### Requirement
Please restate the data word for word, leaving out no line.

### Dataset excerpts
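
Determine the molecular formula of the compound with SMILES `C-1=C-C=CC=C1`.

C6H6

Heavy atoms from the SMILES: 6 C.
Implicit hydrogens by atom environment:
  6 × C (aromatic): 1 H each → 6
  Total hydrogens = 6.
Molecular formula: C6H6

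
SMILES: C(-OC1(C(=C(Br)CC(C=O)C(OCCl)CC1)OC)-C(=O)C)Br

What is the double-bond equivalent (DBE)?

Molecular formula from the SMILES: C14H19Br2ClO5.
DoU = (2C + 2 + N − H − X)/2 = (2·14 + 2 + 0 − 19 − 3)/2 = 8/2 = 4.
(Structurally: 1 ring(s) + 3 π bond(s) = 4.)

4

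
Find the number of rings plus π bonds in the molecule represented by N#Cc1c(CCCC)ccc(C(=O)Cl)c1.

Molecular formula from the SMILES: C12H12ClNO.
DoU = (2C + 2 + N − H − X)/2 = (2·12 + 2 + 1 − 12 − 1)/2 = 14/2 = 7.
(Structurally: 1 ring(s) + 6 π bond(s) = 7.)

7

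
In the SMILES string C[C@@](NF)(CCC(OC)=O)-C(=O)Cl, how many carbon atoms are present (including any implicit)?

7

The symbol for carbon appears 7 times in the SMILES. (Cl is a single chlorine, not C + l.)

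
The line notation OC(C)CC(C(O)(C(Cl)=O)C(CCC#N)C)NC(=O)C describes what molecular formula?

C13H21ClN2O4

Heavy atoms from the SMILES: 13 C, 1 Cl, 2 N, 4 O.
Implicit hydrogens by atom environment:
  4 × C: no H
  3 × C: 3 H each → 9
  3 × C: 2 H each → 6
  3 × C: 1 H each → 3
  2 × O: 1 H each → 2
  2 × O: no H
  1 × Cl: no H
  1 × N: 1 H
  1 × N: no H
  Total hydrogens = 21.
Molecular formula: C13H21ClN2O4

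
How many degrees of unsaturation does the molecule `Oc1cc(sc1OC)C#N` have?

5

Molecular formula from the SMILES: C6H5NO2S.
DoU = (2C + 2 + N − H − X)/2 = (2·6 + 2 + 1 − 5 − 0)/2 = 10/2 = 5.
(Structurally: 1 ring(s) + 4 π bond(s) = 5.)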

### Task solution
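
Determine the molecular formula of the compound with SMILES `C-1=C-C=CC=C1`.

C6H6

Heavy atoms from the SMILES: 6 C.
Implicit hydrogens by atom environment:
  6 × C (aromatic): 1 H each → 6
  Total hydrogens = 6.
Molecular formula: C6H6

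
SMILES: C(-OC1(C(=C(Br)CC(C=O)C(OCCl)CC1)OC)-C(=O)C)Br

What is the double-bond equivalent (DBE)?

Molecular formula from the SMILES: C14H19Br2ClO5.
DoU = (2C + 2 + N − H − X)/2 = (2·14 + 2 + 0 − 19 − 3)/2 = 8/2 = 4.
(Structurally: 1 ring(s) + 3 π bond(s) = 4.)

4

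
Find the number of rings plus π bonds in the molecule represented by N#Cc1c(CCCC)ccc(C(=O)Cl)c1.

Molecular formula from the SMILES: C12H12ClNO.
DoU = (2C + 2 + N − H − X)/2 = (2·12 + 2 + 1 − 12 − 1)/2 = 14/2 = 7.
(Structurally: 1 ring(s) + 6 π bond(s) = 7.)

7

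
In the SMILES string C[C@@](NF)(CCC(OC)=O)-C(=O)Cl, how many carbon atoms are present (including any implicit)?

7

The symbol for carbon appears 7 times in the SMILES. (Cl is a single chlorine, not C + l.)

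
The line notation OC(C)CC(C(O)(C(Cl)=O)C(CCC#N)C)NC(=O)C describes what molecular formula?

C13H21ClN2O4

Heavy atoms from the SMILES: 13 C, 1 Cl, 2 N, 4 O.
Implicit hydrogens by atom environment:
  4 × C: no H
  3 × C: 3 H each → 9
  3 × C: 2 H each → 6
  3 × C: 1 H each → 3
  2 × O: 1 H each → 2
  2 × O: no H
  1 × Cl: no H
  1 × N: 1 H
  1 × N: no H
  Total hydrogens = 21.
Molecular formula: C13H21ClN2O4

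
How many degrees of unsaturation does the molecule `Oc1cc(sc1OC)C#N` have?

5

Molecular formula from the SMILES: C6H5NO2S.
DoU = (2C + 2 + N − H − X)/2 = (2·6 + 2 + 1 − 5 − 0)/2 = 10/2 = 5.
(Structurally: 1 ring(s) + 4 π bond(s) = 5.)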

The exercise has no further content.